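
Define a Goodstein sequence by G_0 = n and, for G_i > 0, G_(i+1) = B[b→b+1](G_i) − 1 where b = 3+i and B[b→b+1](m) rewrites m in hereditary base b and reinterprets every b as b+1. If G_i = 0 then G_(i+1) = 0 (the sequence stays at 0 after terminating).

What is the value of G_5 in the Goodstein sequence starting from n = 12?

63

G_0=12  [base 3] 3^2 + 3  →[3↦4]→  4^2 + 4 = 20  −1 ⇒ G_1=19
G_1=19  [base 4] 4^2 + 3  →[4↦5]→  5^2 + 3 = 28  −1 ⇒ G_2=27
G_2=27  [base 5] 5^2 + 2  →[5↦6]→  6^2 + 2 = 38  −1 ⇒ G_3=37
G_3=37  [base 6] 6^2 + 1  →[6↦7]→  7^2 + 1 = 50  −1 ⇒ G_4=49
G_4=49  [base 7] 7^2  →[7↦8]→  8^2 = 64  −1 ⇒ G_5=63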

| Work instruction |
Exactly the lines from the one containing "What is the" through the end of the records above should be returned, with both ends kept.

| Result below |
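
What is the value of G_5 in the Goodstein sequence starting from n = 12?

63

G_0=12  [base 3] 3^2 + 3  →[3↦4]→  4^2 + 4 = 20  −1 ⇒ G_1=19
G_1=19  [base 4] 4^2 + 3  →[4↦5]→  5^2 + 3 = 28  −1 ⇒ G_2=27
G_2=27  [base 5] 5^2 + 2  →[5↦6]→  6^2 + 2 = 38  −1 ⇒ G_3=37
G_3=37  [base 6] 6^2 + 1  →[6↦7]→  7^2 + 1 = 50  −1 ⇒ G_4=49
G_4=49  [base 7] 7^2  →[7↦8]→  8^2 = 64  −1 ⇒ G_5=63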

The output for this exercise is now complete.